[Dataset entries]
---+---

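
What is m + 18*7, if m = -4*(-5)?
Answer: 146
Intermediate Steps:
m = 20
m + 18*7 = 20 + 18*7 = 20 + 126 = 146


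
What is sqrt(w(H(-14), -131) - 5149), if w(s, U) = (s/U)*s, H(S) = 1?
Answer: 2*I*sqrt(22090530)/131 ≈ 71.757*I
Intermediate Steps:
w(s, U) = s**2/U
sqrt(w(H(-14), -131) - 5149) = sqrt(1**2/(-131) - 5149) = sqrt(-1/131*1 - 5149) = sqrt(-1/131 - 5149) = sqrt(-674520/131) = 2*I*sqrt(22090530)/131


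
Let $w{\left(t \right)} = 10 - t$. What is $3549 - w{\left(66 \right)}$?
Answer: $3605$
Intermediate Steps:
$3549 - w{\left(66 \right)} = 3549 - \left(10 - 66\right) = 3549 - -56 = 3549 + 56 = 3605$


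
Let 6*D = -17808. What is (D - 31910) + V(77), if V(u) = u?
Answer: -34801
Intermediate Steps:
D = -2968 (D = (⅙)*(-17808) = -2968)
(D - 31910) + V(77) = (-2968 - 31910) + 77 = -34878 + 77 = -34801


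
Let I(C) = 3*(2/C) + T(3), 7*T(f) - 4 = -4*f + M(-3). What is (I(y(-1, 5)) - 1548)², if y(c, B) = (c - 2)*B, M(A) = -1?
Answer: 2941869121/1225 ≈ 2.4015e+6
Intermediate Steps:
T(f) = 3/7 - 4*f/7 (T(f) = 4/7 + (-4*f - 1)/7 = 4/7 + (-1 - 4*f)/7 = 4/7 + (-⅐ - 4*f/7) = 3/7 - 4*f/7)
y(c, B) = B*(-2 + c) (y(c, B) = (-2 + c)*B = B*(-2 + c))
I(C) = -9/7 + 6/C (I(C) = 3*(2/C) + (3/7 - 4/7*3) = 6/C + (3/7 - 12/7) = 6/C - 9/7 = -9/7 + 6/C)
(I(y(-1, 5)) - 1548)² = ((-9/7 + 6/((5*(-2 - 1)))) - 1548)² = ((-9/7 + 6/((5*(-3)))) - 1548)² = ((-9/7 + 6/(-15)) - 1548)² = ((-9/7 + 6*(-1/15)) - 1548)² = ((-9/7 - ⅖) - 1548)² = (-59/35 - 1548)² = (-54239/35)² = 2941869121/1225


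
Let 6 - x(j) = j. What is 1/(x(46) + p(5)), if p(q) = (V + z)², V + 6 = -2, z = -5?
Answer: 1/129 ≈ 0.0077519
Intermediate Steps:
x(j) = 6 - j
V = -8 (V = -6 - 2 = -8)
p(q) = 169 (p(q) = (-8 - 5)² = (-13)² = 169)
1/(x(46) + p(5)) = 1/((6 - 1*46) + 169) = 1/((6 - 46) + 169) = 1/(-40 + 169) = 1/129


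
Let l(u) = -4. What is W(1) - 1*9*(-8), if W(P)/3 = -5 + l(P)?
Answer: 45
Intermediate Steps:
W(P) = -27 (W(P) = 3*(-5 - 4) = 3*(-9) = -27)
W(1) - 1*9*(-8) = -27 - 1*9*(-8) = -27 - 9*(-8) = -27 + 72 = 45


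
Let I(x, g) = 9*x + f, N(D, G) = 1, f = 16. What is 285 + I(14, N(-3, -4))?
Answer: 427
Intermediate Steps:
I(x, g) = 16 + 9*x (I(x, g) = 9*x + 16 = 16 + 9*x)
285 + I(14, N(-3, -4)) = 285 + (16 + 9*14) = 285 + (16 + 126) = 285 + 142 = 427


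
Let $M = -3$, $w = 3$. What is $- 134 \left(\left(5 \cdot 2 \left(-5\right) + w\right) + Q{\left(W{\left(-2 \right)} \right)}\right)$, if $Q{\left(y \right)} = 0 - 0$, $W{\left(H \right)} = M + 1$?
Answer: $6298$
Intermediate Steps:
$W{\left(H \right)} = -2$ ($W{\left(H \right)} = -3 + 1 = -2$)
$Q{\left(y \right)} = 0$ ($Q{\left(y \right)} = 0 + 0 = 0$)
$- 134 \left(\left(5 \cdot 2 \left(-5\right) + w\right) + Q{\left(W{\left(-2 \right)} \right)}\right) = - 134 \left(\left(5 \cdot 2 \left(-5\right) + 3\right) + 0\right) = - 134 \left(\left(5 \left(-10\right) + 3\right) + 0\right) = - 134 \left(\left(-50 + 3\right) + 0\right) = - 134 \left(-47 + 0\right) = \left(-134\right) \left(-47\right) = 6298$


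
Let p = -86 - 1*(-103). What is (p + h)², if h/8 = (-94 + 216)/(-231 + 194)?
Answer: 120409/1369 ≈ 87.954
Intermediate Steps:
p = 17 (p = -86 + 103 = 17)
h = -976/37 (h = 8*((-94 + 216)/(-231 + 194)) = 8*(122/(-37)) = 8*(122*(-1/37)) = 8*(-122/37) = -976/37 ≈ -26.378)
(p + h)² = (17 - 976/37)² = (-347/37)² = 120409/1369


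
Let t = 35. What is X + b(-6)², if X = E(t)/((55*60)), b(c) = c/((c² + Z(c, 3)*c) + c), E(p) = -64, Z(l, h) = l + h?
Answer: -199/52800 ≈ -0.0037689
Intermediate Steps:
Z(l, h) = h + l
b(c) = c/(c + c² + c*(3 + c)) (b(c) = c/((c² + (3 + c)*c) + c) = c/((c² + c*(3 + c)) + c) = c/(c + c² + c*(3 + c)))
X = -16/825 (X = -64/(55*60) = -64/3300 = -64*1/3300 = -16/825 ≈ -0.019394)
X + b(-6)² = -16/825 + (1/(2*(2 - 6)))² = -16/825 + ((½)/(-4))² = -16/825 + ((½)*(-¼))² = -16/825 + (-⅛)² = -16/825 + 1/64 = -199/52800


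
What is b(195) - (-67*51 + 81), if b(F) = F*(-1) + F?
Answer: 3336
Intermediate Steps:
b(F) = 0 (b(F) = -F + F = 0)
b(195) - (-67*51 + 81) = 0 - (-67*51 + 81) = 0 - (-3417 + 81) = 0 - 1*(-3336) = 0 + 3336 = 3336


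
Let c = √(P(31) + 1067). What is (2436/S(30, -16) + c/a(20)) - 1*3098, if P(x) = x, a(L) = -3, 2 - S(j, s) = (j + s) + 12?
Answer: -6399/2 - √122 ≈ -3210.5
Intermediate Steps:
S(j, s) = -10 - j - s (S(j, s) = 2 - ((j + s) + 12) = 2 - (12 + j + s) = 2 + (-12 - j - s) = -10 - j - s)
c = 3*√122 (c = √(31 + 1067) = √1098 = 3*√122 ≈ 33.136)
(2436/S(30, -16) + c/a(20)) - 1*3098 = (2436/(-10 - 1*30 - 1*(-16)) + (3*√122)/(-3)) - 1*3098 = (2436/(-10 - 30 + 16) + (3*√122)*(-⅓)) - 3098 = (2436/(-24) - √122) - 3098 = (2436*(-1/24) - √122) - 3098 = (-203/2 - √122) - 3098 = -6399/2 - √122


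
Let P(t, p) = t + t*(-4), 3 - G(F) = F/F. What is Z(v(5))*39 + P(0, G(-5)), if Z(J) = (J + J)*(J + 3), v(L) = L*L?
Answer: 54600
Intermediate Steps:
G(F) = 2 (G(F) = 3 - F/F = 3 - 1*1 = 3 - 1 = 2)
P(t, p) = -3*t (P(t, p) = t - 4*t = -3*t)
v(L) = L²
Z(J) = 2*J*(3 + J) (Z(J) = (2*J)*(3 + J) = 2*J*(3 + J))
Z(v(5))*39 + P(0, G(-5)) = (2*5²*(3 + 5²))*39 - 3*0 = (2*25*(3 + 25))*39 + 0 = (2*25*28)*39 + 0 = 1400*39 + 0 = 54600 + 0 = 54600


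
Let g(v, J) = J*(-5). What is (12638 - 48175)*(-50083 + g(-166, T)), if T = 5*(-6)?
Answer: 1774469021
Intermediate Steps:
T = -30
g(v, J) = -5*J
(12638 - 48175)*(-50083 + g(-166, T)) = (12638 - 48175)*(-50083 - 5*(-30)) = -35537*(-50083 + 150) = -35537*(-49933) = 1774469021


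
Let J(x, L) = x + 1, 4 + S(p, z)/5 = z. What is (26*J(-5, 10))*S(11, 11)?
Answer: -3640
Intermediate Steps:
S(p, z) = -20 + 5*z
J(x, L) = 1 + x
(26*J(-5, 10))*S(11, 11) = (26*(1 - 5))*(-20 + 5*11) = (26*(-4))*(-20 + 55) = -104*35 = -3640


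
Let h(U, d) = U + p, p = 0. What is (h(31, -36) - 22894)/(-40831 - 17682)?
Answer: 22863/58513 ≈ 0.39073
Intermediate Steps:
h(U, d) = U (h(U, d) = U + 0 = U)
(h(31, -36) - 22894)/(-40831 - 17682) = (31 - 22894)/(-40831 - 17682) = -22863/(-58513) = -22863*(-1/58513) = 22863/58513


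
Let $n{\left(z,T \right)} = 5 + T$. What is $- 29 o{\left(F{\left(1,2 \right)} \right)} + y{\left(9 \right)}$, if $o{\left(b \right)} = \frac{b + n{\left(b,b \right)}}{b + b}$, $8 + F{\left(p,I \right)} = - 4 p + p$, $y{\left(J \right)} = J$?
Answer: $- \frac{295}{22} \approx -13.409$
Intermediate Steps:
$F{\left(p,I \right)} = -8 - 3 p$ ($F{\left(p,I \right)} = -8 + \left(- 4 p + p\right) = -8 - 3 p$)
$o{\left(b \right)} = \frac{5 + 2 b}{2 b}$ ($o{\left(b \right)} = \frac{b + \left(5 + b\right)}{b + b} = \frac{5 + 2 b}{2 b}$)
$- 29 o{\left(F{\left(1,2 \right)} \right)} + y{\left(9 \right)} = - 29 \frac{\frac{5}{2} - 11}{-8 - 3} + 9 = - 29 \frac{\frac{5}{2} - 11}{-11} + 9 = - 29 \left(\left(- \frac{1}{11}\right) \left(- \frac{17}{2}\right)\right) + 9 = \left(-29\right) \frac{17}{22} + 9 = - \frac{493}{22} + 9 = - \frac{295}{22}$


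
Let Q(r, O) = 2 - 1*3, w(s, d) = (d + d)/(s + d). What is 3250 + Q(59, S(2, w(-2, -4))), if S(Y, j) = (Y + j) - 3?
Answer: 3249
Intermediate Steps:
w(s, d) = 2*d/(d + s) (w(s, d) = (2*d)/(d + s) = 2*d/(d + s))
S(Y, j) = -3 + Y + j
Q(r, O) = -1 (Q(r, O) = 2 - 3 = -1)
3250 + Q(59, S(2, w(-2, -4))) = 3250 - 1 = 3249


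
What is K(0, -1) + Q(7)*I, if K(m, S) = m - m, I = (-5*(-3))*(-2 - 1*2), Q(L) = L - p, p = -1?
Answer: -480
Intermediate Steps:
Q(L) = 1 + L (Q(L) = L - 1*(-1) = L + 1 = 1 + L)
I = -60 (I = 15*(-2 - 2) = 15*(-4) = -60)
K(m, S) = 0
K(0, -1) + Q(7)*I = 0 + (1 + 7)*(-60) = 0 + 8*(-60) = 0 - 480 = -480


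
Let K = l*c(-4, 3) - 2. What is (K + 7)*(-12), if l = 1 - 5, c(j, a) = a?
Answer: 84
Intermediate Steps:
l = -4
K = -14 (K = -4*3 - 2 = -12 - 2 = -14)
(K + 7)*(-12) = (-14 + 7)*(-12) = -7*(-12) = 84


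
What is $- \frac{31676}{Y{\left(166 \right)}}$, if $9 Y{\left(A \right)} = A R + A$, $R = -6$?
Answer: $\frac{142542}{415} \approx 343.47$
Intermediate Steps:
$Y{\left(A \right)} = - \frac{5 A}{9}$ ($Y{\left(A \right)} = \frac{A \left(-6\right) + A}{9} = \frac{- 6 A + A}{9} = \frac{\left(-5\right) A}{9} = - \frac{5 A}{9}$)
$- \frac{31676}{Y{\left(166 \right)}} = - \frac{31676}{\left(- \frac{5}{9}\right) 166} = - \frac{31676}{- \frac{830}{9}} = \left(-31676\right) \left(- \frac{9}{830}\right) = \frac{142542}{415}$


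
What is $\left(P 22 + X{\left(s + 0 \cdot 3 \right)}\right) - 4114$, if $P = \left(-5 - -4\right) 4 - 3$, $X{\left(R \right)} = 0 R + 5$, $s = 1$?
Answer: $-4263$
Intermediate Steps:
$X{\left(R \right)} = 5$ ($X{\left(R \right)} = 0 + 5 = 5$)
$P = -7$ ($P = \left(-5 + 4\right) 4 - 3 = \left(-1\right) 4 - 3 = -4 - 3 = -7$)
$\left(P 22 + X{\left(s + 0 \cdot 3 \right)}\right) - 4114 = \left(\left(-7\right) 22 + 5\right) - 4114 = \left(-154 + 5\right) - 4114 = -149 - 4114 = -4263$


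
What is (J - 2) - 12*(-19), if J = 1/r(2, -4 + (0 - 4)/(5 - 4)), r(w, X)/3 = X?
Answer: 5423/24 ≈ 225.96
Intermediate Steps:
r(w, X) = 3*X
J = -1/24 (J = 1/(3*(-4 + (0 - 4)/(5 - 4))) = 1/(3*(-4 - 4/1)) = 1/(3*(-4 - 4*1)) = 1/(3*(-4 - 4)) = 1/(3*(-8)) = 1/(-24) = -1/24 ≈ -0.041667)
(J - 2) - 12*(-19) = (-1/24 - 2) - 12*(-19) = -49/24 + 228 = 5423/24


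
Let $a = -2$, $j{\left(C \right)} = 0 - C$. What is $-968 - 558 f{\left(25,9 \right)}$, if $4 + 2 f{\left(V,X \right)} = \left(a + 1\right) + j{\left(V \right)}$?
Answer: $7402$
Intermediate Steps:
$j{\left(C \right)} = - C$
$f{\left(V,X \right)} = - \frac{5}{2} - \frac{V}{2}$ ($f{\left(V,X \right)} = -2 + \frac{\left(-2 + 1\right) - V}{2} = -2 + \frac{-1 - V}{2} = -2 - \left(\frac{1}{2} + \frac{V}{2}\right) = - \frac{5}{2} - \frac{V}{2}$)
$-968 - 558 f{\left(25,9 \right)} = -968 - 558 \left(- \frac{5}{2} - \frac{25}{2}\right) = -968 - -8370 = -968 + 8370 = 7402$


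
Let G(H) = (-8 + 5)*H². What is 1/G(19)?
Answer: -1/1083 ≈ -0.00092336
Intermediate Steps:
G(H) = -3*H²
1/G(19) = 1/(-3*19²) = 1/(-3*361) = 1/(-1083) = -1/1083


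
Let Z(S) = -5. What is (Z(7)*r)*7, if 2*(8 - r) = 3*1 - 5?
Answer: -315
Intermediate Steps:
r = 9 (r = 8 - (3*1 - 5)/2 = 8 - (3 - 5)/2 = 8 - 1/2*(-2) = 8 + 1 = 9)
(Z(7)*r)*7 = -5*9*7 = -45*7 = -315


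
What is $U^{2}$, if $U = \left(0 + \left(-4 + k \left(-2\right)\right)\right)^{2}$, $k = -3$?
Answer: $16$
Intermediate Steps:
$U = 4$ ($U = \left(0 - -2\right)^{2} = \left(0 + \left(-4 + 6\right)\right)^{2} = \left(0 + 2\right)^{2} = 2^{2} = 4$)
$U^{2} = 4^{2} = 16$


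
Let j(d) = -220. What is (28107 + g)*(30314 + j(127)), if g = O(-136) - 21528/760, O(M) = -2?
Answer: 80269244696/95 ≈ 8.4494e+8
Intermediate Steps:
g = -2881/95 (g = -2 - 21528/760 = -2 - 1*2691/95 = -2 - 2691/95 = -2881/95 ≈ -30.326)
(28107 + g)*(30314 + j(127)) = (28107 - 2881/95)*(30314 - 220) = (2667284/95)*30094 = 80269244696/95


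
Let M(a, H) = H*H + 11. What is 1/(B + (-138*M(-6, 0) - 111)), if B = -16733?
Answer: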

---+---

TASK ITEM:
Write down, word for word, the lines above from the one containing "Let $M = -3$, $w" through the one containing "Answer: -6399/2 - √122 ≈ -3210.5", both ends included.

OUTPUT FOR THIS EXERCISE:
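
Let $M = -3$, $w = 3$. What is $- 134 \left(\left(5 \cdot 2 \left(-5\right) + w\right) + Q{\left(W{\left(-2 \right)} \right)}\right)$, if $Q{\left(y \right)} = 0 - 0$, $W{\left(H \right)} = M + 1$?
Answer: $6298$
Intermediate Steps:
$W{\left(H \right)} = -2$ ($W{\left(H \right)} = -3 + 1 = -2$)
$Q{\left(y \right)} = 0$ ($Q{\left(y \right)} = 0 + 0 = 0$)
$- 134 \left(\left(5 \cdot 2 \left(-5\right) + w\right) + Q{\left(W{\left(-2 \right)} \right)}\right) = - 134 \left(\left(5 \cdot 2 \left(-5\right) + 3\right) + 0\right) = - 134 \left(\left(5 \left(-10\right) + 3\right) + 0\right) = - 134 \left(\left(-50 + 3\right) + 0\right) = - 134 \left(-47 + 0\right) = \left(-134\right) \left(-47\right) = 6298$


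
Let p = -86 - 1*(-103). What is (p + h)², if h/8 = (-94 + 216)/(-231 + 194)?
Answer: 120409/1369 ≈ 87.954
Intermediate Steps:
p = 17 (p = -86 + 103 = 17)
h = -976/37 (h = 8*((-94 + 216)/(-231 + 194)) = 8*(122/(-37)) = 8*(122*(-1/37)) = 8*(-122/37) = -976/37 ≈ -26.378)
(p + h)² = (17 - 976/37)² = (-347/37)² = 120409/1369


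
Let t = 35. What is X + b(-6)², if X = E(t)/((55*60)), b(c) = c/((c² + Z(c, 3)*c) + c), E(p) = -64, Z(l, h) = l + h?
Answer: -199/52800 ≈ -0.0037689
Intermediate Steps:
Z(l, h) = h + l
b(c) = c/(c + c² + c*(3 + c)) (b(c) = c/((c² + (3 + c)*c) + c) = c/((c² + c*(3 + c)) + c) = c/(c + c² + c*(3 + c)))
X = -16/825 (X = -64/(55*60) = -64/3300 = -64*1/3300 = -16/825 ≈ -0.019394)
X + b(-6)² = -16/825 + (1/(2*(2 - 6)))² = -16/825 + ((½)/(-4))² = -16/825 + ((½)*(-¼))² = -16/825 + (-⅛)² = -16/825 + 1/64 = -199/52800


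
What is b(195) - (-67*51 + 81), if b(F) = F*(-1) + F?
Answer: 3336
Intermediate Steps:
b(F) = 0 (b(F) = -F + F = 0)
b(195) - (-67*51 + 81) = 0 - (-67*51 + 81) = 0 - (-3417 + 81) = 0 - 1*(-3336) = 0 + 3336 = 3336


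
Let c = √(P(31) + 1067). What is (2436/S(30, -16) + c/a(20)) - 1*3098, if P(x) = x, a(L) = -3, 2 - S(j, s) = (j + s) + 12?
Answer: -6399/2 - √122 ≈ -3210.5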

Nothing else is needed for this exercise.